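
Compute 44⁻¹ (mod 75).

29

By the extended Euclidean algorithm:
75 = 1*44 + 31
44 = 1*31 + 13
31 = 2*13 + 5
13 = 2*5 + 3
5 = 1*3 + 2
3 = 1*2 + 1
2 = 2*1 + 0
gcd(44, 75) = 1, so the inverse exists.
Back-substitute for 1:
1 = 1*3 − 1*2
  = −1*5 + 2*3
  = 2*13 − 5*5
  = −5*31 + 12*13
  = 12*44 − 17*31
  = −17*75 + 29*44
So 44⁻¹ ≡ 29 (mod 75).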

----

■ WHAT NEEDS TO BE DONE:
Exactly as written, copy out all the entries above.

■ RESULT FOR THIS EXERCISE:
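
Compute 44⁻¹ (mod 75).

29

By the extended Euclidean algorithm:
75 = 1*44 + 31
44 = 1*31 + 13
31 = 2*13 + 5
13 = 2*5 + 3
5 = 1*3 + 2
3 = 1*2 + 1
2 = 2*1 + 0
gcd(44, 75) = 1, so the inverse exists.
Back-substitute for 1:
1 = 1*3 − 1*2
  = −1*5 + 2*3
  = 2*13 − 5*5
  = −5*31 + 12*13
  = 12*44 − 17*31
  = −17*75 + 29*44
So 44⁻¹ ≡ 29 (mod 75).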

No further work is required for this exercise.